Dataset excerpts:
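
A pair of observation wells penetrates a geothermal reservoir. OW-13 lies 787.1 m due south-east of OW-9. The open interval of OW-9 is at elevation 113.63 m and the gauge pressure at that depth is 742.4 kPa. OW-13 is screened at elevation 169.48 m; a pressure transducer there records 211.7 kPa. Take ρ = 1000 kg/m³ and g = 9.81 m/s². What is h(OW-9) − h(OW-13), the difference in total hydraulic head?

Δh ≈ -1.75 m

Pressure head at OW-9: ψ = P/(ρg) = 742.4×1000 / (1000 × 9.81) = 75.68 m.
Total head at OW-9: h = z + ψ = 113.63 + 75.68 = 189.31 m.
Pressure head at OW-13: ψ = P/(ρg) = 211.7×1000 / (1000 × 9.81) = 21.58 m.
Total head at OW-13: h = z + ψ = 169.48 + 21.58 = 191.06 m.
Head difference: h(OW-9) − h(OW-13) = 189.31 − 191.06 = -1.75 m.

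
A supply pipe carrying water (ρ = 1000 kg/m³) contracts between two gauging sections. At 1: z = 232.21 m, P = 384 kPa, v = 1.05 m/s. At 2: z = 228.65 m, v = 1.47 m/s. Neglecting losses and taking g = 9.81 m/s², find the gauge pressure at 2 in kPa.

Pressure head at 1: ψ₁ = P₁/(ρg) = 384×1000 / (1000 × 9.81) = 39.14 m.
Velocity heads: v₁²/2g = 1.05²/19.62 = 0.056 m; v₂²/2g = 1.47²/19.62 = 0.110 m.
Total head H = z₁ + ψ₁ + v₁²/2g = 232.21 + 39.14 + 0.056 = 271.41 m.
ψ₂ = H − z₂ − v₂²/2g = 271.41 − 228.65 − 0.110 = 42.65 m.
P₂ = ρgψ₂ = 1000 × 9.81 × 42.65 ≈ 418 kPa.

P₂ ≈ 418 kPa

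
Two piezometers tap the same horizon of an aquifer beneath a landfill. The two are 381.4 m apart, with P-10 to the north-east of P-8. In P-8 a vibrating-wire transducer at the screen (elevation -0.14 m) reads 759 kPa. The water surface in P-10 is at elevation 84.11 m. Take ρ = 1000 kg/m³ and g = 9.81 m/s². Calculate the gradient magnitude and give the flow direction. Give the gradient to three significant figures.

Pressure head at P-8: ψ = P/(ρg) = 759×1000 / (1000 × 9.81) = 77.37 m.
Total head at P-8: h = z + ψ = -0.14 + 77.37 = 77.23 m.
Total head at P-10: h = 84.11 m (water level in the piezometer is the total head).
Head difference: h(P-8) − h(P-10) = 77.23 − 84.11 = -6.88 m.
Hydraulic gradient: i = |Δh| / L = 6.88 / 381.4 = 0.0180.
Flow is from higher to lower head: from P-10 toward P-8, i.e. toward the south-west.

i ≈ 0.0180; groundwater flows toward the south-west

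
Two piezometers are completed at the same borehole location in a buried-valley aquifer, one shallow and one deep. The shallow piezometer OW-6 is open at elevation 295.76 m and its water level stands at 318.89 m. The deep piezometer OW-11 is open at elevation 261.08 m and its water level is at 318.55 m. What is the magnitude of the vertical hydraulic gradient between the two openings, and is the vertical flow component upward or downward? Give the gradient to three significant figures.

|i_v| ≈ 0.00980; vertical flow is downward

Total head at OW-6: h = 318.89 m (water level in the standpipe).
Total head at OW-11: h = 318.55 m.
Δh = h(OW-6) − h(OW-11) = 318.89 − 318.55 = 0.34 m.
Vertical separation Δz = 295.76 − 261.08 = 34.68 m.
|i_v| = |Δh| / Δz = 0.34 / 34.68 = 0.00980.
Head is higher in the shallow piezometer, so vertical flow is downward (recharge condition).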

Exercise: Write out the entire listing above once more. Keep it exact.

Response to the exercise:
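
A pair of observation wells penetrates a geothermal reservoir. OW-13 lies 787.1 m due south-east of OW-9. The open interval of OW-9 is at elevation 113.63 m and the gauge pressure at that depth is 742.4 kPa. OW-13 is screened at elevation 169.48 m; a pressure transducer there records 211.7 kPa. Take ρ = 1000 kg/m³ and g = 9.81 m/s². What is h(OW-9) − h(OW-13), the difference in total hydraulic head?

Δh ≈ -1.75 m

Pressure head at OW-9: ψ = P/(ρg) = 742.4×1000 / (1000 × 9.81) = 75.68 m.
Total head at OW-9: h = z + ψ = 113.63 + 75.68 = 189.31 m.
Pressure head at OW-13: ψ = P/(ρg) = 211.7×1000 / (1000 × 9.81) = 21.58 m.
Total head at OW-13: h = z + ψ = 169.48 + 21.58 = 191.06 m.
Head difference: h(OW-9) − h(OW-13) = 189.31 − 191.06 = -1.75 m.

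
A supply pipe carrying water (ρ = 1000 kg/m³) contracts between two gauging sections. At 1: z = 232.21 m, P = 384 kPa, v = 1.05 m/s. At 2: z = 228.65 m, v = 1.47 m/s. Neglecting losses and taking g = 9.81 m/s², find the gauge pressure at 2 in kPa.

Pressure head at 1: ψ₁ = P₁/(ρg) = 384×1000 / (1000 × 9.81) = 39.14 m.
Velocity heads: v₁²/2g = 1.05²/19.62 = 0.056 m; v₂²/2g = 1.47²/19.62 = 0.110 m.
Total head H = z₁ + ψ₁ + v₁²/2g = 232.21 + 39.14 + 0.056 = 271.41 m.
ψ₂ = H − z₂ − v₂²/2g = 271.41 − 228.65 − 0.110 = 42.65 m.
P₂ = ρgψ₂ = 1000 × 9.81 × 42.65 ≈ 418 kPa.

P₂ ≈ 418 kPa

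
Two piezometers tap the same horizon of an aquifer beneath a landfill. The two are 381.4 m apart, with P-10 to the north-east of P-8. In P-8 a vibrating-wire transducer at the screen (elevation -0.14 m) reads 759 kPa. The water surface in P-10 is at elevation 84.11 m. Take ρ = 1000 kg/m³ and g = 9.81 m/s². Calculate the gradient magnitude and give the flow direction. Give the gradient to three significant figures.

Pressure head at P-8: ψ = P/(ρg) = 759×1000 / (1000 × 9.81) = 77.37 m.
Total head at P-8: h = z + ψ = -0.14 + 77.37 = 77.23 m.
Total head at P-10: h = 84.11 m (water level in the piezometer is the total head).
Head difference: h(P-8) − h(P-10) = 77.23 − 84.11 = -6.88 m.
Hydraulic gradient: i = |Δh| / L = 6.88 / 381.4 = 0.0180.
Flow is from higher to lower head: from P-10 toward P-8, i.e. toward the south-west.

i ≈ 0.0180; groundwater flows toward the south-west

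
Two piezometers are completed at the same borehole location in a buried-valley aquifer, one shallow and one deep. The shallow piezometer OW-6 is open at elevation 295.76 m and its water level stands at 318.89 m. The deep piezometer OW-11 is open at elevation 261.08 m and its water level is at 318.55 m. What is the magnitude of the vertical hydraulic gradient between the two openings, and is the vertical flow component upward or downward? Give the gradient to three significant figures.

|i_v| ≈ 0.00980; vertical flow is downward

Total head at OW-6: h = 318.89 m (water level in the standpipe).
Total head at OW-11: h = 318.55 m.
Δh = h(OW-6) − h(OW-11) = 318.89 − 318.55 = 0.34 m.
Vertical separation Δz = 295.76 − 261.08 = 34.68 m.
|i_v| = |Δh| / Δz = 0.34 / 34.68 = 0.00980.
Head is higher in the shallow piezometer, so vertical flow is downward (recharge condition).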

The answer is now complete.